# Goal of the exercise
Examine the material below. Gather every line in which the string "follows" appears.
..........
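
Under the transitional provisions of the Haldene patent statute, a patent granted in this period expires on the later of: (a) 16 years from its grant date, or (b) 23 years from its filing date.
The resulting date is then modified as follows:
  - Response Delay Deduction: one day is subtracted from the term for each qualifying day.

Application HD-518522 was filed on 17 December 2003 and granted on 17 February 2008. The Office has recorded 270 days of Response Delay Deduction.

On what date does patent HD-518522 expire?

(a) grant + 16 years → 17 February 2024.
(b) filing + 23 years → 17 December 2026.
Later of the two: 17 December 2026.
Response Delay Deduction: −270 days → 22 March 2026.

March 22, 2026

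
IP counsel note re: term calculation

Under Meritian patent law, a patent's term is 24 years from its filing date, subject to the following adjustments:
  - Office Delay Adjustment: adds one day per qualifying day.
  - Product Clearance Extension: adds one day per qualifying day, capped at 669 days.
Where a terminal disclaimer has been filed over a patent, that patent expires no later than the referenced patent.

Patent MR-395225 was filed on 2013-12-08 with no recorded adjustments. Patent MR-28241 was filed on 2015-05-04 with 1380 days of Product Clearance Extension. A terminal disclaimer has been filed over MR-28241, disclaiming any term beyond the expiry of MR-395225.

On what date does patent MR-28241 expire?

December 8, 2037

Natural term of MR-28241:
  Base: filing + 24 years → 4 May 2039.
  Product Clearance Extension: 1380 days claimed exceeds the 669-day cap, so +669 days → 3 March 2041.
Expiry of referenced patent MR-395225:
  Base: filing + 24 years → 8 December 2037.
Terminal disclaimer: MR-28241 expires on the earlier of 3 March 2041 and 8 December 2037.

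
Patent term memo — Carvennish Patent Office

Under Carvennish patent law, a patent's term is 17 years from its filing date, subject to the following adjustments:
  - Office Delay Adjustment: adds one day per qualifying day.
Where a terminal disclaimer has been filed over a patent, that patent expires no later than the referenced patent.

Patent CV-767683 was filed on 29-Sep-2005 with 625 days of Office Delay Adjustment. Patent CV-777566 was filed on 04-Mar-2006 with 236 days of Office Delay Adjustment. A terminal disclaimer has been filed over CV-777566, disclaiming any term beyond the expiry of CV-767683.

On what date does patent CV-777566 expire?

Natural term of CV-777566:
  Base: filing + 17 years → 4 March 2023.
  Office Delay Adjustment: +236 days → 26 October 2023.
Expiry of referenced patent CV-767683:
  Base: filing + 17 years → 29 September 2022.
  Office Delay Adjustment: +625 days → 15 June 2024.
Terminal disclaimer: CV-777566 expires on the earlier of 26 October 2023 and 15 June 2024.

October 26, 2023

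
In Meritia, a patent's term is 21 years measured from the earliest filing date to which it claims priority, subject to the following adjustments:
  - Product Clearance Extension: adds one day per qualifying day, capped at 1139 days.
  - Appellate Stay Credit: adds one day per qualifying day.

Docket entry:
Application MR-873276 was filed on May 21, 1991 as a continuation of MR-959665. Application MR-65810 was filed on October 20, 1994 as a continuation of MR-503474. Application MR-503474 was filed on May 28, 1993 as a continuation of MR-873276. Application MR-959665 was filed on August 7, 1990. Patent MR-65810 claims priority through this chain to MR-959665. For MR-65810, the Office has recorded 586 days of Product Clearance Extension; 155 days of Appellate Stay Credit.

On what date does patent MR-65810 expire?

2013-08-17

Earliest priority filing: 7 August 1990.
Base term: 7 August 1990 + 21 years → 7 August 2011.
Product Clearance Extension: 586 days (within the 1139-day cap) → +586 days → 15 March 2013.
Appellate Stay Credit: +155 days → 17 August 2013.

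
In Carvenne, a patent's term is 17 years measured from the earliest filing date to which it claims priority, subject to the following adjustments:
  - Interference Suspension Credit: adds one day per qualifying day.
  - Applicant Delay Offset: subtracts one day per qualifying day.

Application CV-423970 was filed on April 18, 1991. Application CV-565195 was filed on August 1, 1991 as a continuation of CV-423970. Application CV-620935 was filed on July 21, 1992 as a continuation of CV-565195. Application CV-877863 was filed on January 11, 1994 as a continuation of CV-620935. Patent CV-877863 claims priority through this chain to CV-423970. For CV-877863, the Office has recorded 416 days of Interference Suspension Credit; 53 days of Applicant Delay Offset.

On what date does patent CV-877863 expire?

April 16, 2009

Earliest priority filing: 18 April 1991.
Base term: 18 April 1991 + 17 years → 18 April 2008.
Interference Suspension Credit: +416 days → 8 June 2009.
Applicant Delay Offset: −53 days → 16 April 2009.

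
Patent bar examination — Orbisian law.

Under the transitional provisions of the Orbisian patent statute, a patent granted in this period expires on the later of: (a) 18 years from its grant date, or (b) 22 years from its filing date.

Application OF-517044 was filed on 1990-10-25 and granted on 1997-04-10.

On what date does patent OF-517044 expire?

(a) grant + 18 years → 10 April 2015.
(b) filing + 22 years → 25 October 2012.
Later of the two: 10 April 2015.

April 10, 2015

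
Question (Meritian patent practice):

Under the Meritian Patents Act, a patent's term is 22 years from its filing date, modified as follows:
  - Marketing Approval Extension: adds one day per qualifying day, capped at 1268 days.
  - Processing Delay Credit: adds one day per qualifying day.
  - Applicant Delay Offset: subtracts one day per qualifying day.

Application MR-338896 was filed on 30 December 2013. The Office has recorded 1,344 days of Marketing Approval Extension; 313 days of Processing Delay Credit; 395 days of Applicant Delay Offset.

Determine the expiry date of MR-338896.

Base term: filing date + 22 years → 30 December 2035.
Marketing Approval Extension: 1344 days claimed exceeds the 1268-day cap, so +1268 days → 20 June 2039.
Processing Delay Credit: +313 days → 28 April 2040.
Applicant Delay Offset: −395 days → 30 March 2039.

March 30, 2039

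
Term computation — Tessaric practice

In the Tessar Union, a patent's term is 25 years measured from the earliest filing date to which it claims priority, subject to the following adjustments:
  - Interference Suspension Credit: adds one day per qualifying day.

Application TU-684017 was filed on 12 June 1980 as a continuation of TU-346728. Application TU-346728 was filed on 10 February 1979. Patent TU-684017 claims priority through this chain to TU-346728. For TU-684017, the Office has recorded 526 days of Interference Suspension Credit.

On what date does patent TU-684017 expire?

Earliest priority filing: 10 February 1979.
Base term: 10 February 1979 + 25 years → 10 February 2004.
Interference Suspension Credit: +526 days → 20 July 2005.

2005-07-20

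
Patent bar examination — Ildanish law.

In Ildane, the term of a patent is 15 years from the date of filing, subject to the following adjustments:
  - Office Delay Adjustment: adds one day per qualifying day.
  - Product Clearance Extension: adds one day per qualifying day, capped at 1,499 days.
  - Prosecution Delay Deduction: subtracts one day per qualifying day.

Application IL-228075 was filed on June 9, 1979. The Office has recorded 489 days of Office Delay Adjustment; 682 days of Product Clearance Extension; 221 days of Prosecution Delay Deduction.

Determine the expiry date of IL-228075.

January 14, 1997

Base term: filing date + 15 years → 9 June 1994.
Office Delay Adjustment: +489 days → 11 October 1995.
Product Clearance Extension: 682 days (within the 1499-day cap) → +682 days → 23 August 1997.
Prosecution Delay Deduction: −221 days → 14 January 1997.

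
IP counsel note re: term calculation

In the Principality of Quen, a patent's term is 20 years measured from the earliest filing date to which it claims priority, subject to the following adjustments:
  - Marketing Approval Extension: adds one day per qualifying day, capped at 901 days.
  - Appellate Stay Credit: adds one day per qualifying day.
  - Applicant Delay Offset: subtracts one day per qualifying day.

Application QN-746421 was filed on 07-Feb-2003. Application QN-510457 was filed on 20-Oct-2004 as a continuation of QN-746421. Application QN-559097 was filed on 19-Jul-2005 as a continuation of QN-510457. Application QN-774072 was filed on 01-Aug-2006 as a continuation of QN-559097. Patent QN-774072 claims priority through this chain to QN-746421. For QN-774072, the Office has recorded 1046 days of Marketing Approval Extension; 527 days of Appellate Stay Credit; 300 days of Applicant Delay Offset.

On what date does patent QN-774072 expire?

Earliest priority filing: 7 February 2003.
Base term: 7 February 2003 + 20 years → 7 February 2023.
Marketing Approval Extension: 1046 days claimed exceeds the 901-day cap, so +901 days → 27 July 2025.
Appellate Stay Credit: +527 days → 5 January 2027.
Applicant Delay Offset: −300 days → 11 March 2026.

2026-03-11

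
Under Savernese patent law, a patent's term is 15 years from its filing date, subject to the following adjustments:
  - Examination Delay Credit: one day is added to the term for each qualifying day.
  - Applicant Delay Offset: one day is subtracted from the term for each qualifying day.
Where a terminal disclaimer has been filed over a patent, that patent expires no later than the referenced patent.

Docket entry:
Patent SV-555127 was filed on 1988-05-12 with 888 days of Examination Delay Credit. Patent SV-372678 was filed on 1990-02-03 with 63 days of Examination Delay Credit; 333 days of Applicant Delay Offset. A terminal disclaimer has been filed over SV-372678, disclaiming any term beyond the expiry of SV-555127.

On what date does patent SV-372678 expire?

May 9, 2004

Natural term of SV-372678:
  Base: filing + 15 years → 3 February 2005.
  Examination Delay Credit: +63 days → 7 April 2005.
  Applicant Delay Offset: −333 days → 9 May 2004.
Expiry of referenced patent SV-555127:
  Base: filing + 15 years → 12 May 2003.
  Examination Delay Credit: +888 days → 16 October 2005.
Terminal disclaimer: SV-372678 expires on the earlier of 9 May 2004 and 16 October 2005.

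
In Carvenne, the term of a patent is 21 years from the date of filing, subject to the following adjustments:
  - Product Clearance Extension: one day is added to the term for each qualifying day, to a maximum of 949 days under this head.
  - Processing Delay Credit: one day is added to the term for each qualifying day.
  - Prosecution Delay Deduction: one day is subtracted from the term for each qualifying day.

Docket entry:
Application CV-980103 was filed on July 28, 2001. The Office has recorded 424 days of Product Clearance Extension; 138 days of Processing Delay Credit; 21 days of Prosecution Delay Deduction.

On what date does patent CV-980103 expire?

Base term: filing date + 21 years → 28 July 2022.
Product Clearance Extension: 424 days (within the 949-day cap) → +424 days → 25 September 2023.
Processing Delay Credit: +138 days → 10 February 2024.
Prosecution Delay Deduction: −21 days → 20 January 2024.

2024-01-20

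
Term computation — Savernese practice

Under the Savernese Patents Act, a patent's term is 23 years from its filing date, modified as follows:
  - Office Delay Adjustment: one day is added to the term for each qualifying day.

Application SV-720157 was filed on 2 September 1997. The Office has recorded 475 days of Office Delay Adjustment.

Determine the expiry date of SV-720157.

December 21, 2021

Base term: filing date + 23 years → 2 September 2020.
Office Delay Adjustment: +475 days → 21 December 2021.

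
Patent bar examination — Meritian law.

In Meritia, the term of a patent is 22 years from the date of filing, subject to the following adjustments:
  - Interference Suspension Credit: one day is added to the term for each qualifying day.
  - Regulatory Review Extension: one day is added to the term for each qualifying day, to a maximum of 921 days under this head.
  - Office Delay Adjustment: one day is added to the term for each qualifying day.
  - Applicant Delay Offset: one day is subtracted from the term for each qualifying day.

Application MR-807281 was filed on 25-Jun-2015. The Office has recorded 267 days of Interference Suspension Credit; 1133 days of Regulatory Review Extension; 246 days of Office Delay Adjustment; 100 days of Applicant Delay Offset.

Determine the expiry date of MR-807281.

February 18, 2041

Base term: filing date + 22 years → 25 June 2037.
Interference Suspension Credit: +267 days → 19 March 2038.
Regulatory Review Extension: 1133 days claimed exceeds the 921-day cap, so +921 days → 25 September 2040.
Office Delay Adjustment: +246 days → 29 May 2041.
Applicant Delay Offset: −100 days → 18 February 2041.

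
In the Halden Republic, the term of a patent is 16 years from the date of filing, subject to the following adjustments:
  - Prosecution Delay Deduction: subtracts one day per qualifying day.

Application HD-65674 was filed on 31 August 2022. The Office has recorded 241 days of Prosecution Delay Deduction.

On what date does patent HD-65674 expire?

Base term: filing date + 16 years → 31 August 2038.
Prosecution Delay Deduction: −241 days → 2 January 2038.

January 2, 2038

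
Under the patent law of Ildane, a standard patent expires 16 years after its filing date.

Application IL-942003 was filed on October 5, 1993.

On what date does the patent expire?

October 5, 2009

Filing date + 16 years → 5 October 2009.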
..........
# Task response
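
The resulting date is then modified as follows:
Under the Meritian Patents Act, a patent's term is 22 years from its filing date, modified as follows:
Under the Savernese Patents Act, a patent's term is 23 years from its filing date, modified as follows: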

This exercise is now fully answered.